Top of Data records
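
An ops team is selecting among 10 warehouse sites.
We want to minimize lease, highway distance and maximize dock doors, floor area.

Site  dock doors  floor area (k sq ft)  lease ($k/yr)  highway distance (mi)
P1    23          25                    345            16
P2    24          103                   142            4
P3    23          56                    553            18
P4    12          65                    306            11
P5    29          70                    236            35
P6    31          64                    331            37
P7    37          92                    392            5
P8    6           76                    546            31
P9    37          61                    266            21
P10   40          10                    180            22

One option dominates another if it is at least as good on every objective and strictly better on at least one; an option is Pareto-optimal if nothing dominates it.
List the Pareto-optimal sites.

P1: dominated by P2 (dock doors 24≥23, floor area 103≥25, lease 142≤345, highway distance 4≤16).
P2: not dominated (best floor area).
P3: dominated by P2 (dock doors 24≥23, floor area 103≥56, lease 142≤553, highway distance 4≤18).
P4: dominated by P2 (dock doors 24≥12, floor area 103≥65, lease 142≤306, highway distance 4≤11).
P5: not dominated.
P6: not dominated.
P7: not dominated.
P8: dominated by P2 (dock doors 24≥6, floor area 103≥76, lease 142≤546, highway distance 4≤31).
P9: not dominated.
P10: not dominated (best dock doors).

P2, P5, P6, P7, P9, P10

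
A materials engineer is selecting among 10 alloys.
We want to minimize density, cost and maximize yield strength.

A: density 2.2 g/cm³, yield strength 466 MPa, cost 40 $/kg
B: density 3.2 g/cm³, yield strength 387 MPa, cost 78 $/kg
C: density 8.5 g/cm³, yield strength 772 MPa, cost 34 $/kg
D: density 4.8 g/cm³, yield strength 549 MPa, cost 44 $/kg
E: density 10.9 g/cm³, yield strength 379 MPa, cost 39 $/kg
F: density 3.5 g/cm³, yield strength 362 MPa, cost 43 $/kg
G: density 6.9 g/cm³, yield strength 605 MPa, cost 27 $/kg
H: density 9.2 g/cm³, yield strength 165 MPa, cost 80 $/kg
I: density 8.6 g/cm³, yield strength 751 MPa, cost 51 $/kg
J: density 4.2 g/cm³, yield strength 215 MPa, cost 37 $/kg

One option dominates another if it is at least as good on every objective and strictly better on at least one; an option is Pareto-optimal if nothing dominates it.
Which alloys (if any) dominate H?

A: density 2.2≤9.2, yield strength 466≥165, cost 40≤80 — dominates H.
B: density 3.2≤9.2, yield strength 387≥165, cost 78≤80 — dominates H.
C: density 8.5≤9.2, yield strength 772≥165, cost 34≤80 — dominates H.
D: density 4.8≤9.2, yield strength 549≥165, cost 44≤80 — dominates H.
F: density 3.5≤9.2, yield strength 362≥165, cost 43≤80 — dominates H.
G: density 6.9≤9.2, yield strength 605≥165, cost 27≤80 — dominates H.
I: density 8.6≤9.2, yield strength 751≥165, cost 51≤80 — dominates H.
J: density 4.2≤9.2, yield strength 215≥165, cost 37≤80 — dominates H.
Others (E) are each worse than H on at least one objective.

A, B, C, D, F, G, I, J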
Bottom of Data records
Your objective ->
Please filter the listing down to lines that include the word "want".

Response box ->
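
We want to minimize lease, highway distance and maximize dock doors, floor area.
We want to minimize density, cost and maximize yield strength.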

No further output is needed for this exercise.